*** LISTED ENTRIES ***

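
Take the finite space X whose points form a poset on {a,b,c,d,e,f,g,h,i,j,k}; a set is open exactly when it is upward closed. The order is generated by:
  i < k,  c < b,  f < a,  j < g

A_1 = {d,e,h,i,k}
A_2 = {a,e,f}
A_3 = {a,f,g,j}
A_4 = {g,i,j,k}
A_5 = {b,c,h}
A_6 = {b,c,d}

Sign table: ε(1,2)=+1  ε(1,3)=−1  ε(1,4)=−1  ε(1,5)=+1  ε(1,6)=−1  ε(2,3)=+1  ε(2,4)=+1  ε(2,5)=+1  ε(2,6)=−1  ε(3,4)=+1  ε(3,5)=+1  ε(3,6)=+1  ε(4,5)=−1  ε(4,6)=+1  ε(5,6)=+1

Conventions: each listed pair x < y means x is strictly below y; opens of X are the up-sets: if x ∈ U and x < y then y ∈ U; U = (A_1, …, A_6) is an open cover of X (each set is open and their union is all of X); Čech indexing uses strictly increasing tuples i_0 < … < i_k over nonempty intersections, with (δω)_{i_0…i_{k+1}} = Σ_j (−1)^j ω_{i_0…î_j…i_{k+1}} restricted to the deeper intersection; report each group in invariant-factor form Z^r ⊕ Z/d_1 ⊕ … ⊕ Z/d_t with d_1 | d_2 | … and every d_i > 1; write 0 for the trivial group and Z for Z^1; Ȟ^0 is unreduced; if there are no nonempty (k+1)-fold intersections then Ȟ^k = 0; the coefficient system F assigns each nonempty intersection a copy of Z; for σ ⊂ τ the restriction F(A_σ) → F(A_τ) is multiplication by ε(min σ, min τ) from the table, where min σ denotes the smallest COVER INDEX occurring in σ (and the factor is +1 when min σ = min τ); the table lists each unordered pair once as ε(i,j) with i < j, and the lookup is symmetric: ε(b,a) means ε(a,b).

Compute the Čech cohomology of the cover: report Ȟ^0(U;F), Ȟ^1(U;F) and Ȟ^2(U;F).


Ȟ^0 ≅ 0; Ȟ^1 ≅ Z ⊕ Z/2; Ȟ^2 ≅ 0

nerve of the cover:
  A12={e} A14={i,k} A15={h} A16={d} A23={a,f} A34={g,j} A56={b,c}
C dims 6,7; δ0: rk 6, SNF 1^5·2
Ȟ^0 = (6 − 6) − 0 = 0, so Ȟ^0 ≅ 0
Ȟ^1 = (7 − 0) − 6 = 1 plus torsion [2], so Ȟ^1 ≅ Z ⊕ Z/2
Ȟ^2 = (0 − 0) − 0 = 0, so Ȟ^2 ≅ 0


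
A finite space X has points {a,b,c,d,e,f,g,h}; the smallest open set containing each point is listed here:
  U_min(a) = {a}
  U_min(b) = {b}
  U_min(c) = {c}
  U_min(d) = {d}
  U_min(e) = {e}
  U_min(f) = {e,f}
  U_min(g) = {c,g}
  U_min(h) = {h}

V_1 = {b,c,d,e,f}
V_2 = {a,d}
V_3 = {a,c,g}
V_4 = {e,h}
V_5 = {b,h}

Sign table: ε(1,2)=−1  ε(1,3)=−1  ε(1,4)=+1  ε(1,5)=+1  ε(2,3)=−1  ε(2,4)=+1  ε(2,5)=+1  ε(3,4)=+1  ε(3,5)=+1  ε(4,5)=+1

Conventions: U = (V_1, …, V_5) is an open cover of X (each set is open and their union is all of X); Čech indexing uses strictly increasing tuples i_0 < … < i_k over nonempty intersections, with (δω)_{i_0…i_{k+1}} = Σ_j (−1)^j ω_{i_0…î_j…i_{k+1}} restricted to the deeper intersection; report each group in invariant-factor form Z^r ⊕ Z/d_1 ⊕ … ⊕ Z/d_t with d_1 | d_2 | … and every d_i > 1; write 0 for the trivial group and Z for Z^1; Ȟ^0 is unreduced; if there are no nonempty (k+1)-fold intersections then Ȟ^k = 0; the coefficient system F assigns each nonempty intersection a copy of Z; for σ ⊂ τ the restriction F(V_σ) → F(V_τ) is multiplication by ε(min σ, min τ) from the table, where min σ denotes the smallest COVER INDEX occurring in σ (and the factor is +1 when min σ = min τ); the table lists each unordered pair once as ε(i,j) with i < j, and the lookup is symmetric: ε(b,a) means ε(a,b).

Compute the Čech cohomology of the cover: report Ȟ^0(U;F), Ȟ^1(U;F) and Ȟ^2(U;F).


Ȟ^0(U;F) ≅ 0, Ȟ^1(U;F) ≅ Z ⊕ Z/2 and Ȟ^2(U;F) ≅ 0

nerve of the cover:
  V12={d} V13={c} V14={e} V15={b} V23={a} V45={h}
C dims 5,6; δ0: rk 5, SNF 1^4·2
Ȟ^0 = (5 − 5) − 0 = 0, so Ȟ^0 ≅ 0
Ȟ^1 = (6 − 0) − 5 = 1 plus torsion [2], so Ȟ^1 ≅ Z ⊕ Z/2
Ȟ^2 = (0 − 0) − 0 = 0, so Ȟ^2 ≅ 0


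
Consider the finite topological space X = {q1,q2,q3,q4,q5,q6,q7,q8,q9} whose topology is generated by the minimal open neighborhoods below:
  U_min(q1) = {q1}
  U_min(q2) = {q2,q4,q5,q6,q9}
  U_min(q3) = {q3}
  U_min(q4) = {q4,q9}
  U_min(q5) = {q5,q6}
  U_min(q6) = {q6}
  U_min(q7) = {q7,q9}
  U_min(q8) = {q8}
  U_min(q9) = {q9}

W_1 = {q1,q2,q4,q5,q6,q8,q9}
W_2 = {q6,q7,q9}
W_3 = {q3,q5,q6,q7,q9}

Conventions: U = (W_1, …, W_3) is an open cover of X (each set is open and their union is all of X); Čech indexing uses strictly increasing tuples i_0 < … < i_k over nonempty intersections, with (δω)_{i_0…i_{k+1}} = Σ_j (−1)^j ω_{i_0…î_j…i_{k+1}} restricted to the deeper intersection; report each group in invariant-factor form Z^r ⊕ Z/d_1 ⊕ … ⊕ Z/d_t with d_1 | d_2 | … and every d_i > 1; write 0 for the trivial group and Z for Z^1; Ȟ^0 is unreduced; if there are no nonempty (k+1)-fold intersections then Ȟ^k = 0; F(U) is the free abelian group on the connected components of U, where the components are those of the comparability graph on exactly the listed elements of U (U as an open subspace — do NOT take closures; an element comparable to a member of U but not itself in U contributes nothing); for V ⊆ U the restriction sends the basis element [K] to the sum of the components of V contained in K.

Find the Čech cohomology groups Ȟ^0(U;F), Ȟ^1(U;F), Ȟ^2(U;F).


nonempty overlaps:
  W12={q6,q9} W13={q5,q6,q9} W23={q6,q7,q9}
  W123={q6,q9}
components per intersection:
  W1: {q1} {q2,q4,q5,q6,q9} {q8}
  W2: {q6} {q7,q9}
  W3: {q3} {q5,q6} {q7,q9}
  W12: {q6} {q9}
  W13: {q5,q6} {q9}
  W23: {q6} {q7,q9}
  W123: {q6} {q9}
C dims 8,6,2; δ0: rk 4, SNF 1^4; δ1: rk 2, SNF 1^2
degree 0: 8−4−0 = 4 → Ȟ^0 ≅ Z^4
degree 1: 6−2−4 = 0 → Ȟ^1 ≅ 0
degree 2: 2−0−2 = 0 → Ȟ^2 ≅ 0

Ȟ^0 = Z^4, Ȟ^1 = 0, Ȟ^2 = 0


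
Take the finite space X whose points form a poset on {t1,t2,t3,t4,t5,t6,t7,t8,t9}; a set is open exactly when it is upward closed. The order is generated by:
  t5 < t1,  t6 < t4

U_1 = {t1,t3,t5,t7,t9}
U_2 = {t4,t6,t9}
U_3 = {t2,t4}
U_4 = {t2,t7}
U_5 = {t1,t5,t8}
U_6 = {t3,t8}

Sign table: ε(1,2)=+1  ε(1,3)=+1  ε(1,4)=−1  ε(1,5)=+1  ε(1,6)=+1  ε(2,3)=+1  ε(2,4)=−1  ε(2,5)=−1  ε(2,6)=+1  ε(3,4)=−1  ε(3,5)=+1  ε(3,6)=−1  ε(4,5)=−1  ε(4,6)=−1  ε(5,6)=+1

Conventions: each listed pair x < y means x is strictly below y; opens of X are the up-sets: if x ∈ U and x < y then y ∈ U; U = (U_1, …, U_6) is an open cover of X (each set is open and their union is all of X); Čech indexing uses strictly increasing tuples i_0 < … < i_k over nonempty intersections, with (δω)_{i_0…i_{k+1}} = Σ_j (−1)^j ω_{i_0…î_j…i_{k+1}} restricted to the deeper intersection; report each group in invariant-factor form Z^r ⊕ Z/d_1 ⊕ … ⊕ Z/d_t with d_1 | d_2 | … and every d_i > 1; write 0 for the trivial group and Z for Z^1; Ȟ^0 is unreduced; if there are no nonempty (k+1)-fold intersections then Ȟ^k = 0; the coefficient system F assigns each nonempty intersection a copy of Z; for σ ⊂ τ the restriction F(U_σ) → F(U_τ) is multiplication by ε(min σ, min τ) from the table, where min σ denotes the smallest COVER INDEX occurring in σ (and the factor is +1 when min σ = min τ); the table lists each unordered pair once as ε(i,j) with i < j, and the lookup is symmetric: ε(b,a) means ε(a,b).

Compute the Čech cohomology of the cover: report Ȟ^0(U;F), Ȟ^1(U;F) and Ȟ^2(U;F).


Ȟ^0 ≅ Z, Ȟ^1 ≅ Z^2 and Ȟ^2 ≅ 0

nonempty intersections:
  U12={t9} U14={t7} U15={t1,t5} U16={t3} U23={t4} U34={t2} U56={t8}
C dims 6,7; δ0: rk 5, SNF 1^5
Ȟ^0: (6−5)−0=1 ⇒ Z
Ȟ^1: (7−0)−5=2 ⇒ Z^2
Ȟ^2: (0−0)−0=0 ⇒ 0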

*** End of LISTED ENTRIES ***
*** LISTED ENTRIES ***

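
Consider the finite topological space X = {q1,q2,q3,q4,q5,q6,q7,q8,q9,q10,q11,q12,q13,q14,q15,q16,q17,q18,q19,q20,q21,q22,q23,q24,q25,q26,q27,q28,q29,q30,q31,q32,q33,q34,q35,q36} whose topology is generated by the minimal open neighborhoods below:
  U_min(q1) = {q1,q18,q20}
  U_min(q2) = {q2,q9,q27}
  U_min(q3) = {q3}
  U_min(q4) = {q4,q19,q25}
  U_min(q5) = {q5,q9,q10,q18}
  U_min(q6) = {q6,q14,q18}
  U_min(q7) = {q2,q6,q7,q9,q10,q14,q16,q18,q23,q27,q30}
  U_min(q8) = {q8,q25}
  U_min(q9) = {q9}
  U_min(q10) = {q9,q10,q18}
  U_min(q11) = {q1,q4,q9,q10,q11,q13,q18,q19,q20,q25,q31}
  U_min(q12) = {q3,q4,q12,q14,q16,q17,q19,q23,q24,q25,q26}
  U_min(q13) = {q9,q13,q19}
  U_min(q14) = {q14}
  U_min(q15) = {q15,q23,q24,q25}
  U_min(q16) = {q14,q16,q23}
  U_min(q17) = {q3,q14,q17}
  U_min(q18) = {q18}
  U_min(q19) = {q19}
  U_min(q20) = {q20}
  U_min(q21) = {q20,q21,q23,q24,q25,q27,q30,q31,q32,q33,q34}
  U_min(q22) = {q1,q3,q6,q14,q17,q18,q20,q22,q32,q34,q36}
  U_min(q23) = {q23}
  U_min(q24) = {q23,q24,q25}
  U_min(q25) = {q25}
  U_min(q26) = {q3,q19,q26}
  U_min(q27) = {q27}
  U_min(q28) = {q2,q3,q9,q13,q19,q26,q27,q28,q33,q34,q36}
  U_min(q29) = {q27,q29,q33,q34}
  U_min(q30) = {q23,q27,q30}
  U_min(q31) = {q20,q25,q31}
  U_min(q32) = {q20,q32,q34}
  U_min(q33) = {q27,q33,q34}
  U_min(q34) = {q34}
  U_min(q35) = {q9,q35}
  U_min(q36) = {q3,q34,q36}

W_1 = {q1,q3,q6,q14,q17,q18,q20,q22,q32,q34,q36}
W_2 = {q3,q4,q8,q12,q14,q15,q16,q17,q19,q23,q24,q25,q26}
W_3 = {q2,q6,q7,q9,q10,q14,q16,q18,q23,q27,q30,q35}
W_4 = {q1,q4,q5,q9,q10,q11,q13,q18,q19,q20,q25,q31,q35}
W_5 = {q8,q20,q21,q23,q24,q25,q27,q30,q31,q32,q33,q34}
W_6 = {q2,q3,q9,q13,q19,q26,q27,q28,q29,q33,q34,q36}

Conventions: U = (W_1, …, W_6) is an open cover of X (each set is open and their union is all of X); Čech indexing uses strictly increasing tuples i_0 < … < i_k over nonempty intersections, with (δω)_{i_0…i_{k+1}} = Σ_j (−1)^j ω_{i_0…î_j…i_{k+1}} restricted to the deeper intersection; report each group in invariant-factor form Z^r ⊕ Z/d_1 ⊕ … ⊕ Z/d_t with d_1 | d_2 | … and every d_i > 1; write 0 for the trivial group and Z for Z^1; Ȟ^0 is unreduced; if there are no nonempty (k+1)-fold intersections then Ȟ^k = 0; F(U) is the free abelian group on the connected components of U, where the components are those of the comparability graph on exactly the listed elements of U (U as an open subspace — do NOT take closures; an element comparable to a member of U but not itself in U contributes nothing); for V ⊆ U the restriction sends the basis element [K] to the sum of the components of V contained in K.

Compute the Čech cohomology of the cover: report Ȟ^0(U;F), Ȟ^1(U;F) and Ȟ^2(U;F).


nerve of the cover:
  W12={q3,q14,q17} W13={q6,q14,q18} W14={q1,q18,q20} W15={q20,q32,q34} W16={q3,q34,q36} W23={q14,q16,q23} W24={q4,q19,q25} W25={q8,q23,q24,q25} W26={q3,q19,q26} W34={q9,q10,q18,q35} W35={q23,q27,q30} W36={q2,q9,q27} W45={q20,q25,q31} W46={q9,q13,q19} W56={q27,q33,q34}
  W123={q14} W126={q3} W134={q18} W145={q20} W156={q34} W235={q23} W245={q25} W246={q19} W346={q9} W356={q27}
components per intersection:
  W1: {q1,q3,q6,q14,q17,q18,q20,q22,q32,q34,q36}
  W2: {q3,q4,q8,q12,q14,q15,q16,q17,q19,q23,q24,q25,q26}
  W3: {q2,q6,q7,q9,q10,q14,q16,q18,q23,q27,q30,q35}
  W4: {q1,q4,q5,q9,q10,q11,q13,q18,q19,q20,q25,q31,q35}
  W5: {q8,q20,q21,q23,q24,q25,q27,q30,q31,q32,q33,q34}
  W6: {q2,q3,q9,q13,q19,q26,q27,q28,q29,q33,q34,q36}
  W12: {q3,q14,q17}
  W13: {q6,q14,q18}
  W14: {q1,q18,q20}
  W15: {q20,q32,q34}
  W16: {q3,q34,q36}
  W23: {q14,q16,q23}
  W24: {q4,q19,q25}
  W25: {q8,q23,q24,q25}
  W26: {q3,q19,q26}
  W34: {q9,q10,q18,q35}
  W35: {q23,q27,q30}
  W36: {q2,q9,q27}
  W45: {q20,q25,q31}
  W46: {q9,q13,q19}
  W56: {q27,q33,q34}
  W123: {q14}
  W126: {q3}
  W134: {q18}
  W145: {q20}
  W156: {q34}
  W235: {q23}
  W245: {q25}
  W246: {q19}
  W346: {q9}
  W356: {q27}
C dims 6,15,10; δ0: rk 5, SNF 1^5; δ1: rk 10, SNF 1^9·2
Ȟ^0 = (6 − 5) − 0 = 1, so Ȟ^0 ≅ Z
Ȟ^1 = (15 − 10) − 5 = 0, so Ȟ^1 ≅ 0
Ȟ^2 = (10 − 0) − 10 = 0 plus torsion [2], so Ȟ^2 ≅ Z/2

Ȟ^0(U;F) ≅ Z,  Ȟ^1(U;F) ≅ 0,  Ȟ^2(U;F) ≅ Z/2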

*** End of LISTED ENTRIES ***

## TASK OBJECTIVE
Every line above carrying the word "Consider" needs to be shown.

## ANSWER SPACE
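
Consider the finite topological space X = {q1,q2,q3,q4,q5,q6,q7,q8,q9} whose topology is generated by the minimal open neighborhoods below:
Consider the finite topological space X = {q1,q2,q3,q4,q5,q6,q7,q8,q9,q10,q11,q12,q13,q14,q15,q16,q17,q18,q19,q20,q21,q22,q23,q24,q25,q26,q27,q28,q29,q30,q31,q32,q33,q34,q35,q36} whose topology is generated by the minimal open neighborhoods below: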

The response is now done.